> [PROBLEM STATEMENT]: Lines in the entries below where the word "vector" shows up should each be copied.

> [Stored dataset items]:
- Opening Delimiter -
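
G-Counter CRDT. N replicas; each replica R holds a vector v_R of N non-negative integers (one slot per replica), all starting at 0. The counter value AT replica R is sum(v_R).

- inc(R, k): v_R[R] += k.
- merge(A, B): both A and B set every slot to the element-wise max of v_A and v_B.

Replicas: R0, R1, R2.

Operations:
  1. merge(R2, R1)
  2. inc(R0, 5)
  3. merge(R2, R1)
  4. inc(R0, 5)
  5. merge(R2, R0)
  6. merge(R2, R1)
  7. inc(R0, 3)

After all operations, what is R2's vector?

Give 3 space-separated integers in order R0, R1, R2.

Answer: 10 0 0

Derivation:
Op 1: merge R2<->R1 -> R2=(0,0,0) R1=(0,0,0)
Op 2: inc R0 by 5 -> R0=(5,0,0) value=5
Op 3: merge R2<->R1 -> R2=(0,0,0) R1=(0,0,0)
Op 4: inc R0 by 5 -> R0=(10,0,0) value=10
Op 5: merge R2<->R0 -> R2=(10,0,0) R0=(10,0,0)
Op 6: merge R2<->R1 -> R2=(10,0,0) R1=(10,0,0)
Op 7: inc R0 by 3 -> R0=(13,0,0) value=13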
- Closing Delimiter -
> [RESPONSE]:
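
G-Counter CRDT. N replicas; each replica R holds a vector v_R of N non-negative integers (one slot per replica), all starting at 0. The counter value AT replica R is sum(v_R).
After all operations, what is R2's vector?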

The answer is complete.